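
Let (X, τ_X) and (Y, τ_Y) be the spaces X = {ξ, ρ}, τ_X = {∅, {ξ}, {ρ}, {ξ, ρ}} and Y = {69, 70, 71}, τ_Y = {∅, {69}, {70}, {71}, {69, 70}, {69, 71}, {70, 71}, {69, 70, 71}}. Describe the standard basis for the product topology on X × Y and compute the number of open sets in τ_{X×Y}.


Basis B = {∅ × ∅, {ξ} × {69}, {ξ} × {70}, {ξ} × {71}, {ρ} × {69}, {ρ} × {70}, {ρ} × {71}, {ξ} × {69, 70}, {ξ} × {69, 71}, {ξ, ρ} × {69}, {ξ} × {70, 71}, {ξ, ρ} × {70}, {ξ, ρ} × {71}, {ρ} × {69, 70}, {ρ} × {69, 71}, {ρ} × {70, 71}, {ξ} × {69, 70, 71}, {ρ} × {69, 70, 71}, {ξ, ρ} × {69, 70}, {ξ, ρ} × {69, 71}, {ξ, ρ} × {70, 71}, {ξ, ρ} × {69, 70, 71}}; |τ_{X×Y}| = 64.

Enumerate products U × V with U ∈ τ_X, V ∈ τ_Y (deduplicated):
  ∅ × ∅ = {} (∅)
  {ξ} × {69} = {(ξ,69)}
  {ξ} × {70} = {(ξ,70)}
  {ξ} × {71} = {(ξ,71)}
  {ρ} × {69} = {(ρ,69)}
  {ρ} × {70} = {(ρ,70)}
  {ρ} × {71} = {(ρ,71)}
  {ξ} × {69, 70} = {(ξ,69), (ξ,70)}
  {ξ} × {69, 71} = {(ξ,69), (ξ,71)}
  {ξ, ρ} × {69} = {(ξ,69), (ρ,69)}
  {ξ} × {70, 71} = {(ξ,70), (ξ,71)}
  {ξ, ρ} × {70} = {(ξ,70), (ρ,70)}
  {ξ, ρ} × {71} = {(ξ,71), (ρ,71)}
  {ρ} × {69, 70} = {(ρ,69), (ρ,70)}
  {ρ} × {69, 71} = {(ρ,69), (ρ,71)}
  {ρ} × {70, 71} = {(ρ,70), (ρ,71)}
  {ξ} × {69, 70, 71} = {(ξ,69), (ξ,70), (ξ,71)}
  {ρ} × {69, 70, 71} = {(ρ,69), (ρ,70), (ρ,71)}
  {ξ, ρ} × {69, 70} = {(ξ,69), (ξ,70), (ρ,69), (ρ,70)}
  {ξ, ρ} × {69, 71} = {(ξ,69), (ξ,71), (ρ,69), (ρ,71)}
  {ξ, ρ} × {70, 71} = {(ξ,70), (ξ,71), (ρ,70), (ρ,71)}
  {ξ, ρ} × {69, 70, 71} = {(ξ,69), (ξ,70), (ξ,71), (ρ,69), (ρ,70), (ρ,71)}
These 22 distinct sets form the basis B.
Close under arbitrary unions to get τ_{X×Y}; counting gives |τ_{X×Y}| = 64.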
※
* Task statement
Return the listing word for word.

* Written response
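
Let (X, τ_X) and (Y, τ_Y) be the spaces X = {ξ, ρ}, τ_X = {∅, {ξ}, {ρ}, {ξ, ρ}} and Y = {69, 70, 71}, τ_Y = {∅, {69}, {70}, {71}, {69, 70}, {69, 71}, {70, 71}, {69, 70, 71}}. Describe the standard basis for the product topology on X × Y and compute the number of open sets in τ_{X×Y}.


Basis B = {∅ × ∅, {ξ} × {69}, {ξ} × {70}, {ξ} × {71}, {ρ} × {69}, {ρ} × {70}, {ρ} × {71}, {ξ} × {69, 70}, {ξ} × {69, 71}, {ξ, ρ} × {69}, {ξ} × {70, 71}, {ξ, ρ} × {70}, {ξ, ρ} × {71}, {ρ} × {69, 70}, {ρ} × {69, 71}, {ρ} × {70, 71}, {ξ} × {69, 70, 71}, {ρ} × {69, 70, 71}, {ξ, ρ} × {69, 70}, {ξ, ρ} × {69, 71}, {ξ, ρ} × {70, 71}, {ξ, ρ} × {69, 70, 71}}; |τ_{X×Y}| = 64.

Enumerate products U × V with U ∈ τ_X, V ∈ τ_Y (deduplicated):
  ∅ × ∅ = {} (∅)
  {ξ} × {69} = {(ξ,69)}
  {ξ} × {70} = {(ξ,70)}
  {ξ} × {71} = {(ξ,71)}
  {ρ} × {69} = {(ρ,69)}
  {ρ} × {70} = {(ρ,70)}
  {ρ} × {71} = {(ρ,71)}
  {ξ} × {69, 70} = {(ξ,69), (ξ,70)}
  {ξ} × {69, 71} = {(ξ,69), (ξ,71)}
  {ξ, ρ} × {69} = {(ξ,69), (ρ,69)}
  {ξ} × {70, 71} = {(ξ,70), (ξ,71)}
  {ξ, ρ} × {70} = {(ξ,70), (ρ,70)}
  {ξ, ρ} × {71} = {(ξ,71), (ρ,71)}
  {ρ} × {69, 70} = {(ρ,69), (ρ,70)}
  {ρ} × {69, 71} = {(ρ,69), (ρ,71)}
  {ρ} × {70, 71} = {(ρ,70), (ρ,71)}
  {ξ} × {69, 70, 71} = {(ξ,69), (ξ,70), (ξ,71)}
  {ρ} × {69, 70, 71} = {(ρ,69), (ρ,70), (ρ,71)}
  {ξ, ρ} × {69, 70} = {(ξ,69), (ξ,70), (ρ,69), (ρ,70)}
  {ξ, ρ} × {69, 71} = {(ξ,69), (ξ,71), (ρ,69), (ρ,71)}
  {ξ, ρ} × {70, 71} = {(ξ,70), (ξ,71), (ρ,70), (ρ,71)}
  {ξ, ρ} × {69, 70, 71} = {(ξ,69), (ξ,70), (ξ,71), (ρ,69), (ρ,70), (ρ,71)}
These 22 distinct sets form the basis B.
Close under arbitrary unions to get τ_{X×Y}; counting gives |τ_{X×Y}| = 64.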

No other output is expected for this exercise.